Copy exactly the last part of the listing below, beginning at the line that contains "δ(q3, a) = q6" and including the final line.

■ ■ ■ ■

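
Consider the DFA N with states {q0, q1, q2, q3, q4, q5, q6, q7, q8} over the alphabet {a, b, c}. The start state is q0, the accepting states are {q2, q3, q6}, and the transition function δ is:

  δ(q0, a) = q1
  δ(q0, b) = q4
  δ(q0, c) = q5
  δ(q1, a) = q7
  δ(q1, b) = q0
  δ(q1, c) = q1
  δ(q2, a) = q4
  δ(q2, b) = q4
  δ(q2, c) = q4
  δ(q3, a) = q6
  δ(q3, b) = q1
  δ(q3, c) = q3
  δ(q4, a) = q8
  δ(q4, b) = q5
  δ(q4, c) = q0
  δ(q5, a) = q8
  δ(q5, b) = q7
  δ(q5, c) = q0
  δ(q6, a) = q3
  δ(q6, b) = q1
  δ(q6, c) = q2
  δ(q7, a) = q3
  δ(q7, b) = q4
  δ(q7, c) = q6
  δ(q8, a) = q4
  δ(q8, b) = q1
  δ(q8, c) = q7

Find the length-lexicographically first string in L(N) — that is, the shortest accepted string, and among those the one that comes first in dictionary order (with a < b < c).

A breadth-first search from q0 reaches an accepting state first via the path q0 → q1 → q7 → q3 on input aaa.
No string of length < 3 is accepted (BFS exhausts all shorter strings without reaching an accepting state), and aaa is the lexicographically least accepting string of length 3.

aaa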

■ ■ ■ ■

Exercise response:
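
  δ(q3, a) = q6
  δ(q3, b) = q1
  δ(q3, c) = q3
  δ(q4, a) = q8
  δ(q4, b) = q5
  δ(q4, c) = q0
  δ(q5, a) = q8
  δ(q5, b) = q7
  δ(q5, c) = q0
  δ(q6, a) = q3
  δ(q6, b) = q1
  δ(q6, c) = q2
  δ(q7, a) = q3
  δ(q7, b) = q4
  δ(q7, c) = q6
  δ(q8, a) = q4
  δ(q8, b) = q1
  δ(q8, c) = q7

Find the length-lexicographically first string in L(N) — that is, the shortest accepted string, and among those the one that comes first in dictionary order (with a < b < c).

A breadth-first search from q0 reaches an accepting state first via the path q0 → q1 → q7 → q3 on input aaa.
No string of length < 3 is accepted (BFS exhausts all shorter strings without reaching an accepting state), and aaa is the lexicographically least accepting string of length 3.

aaa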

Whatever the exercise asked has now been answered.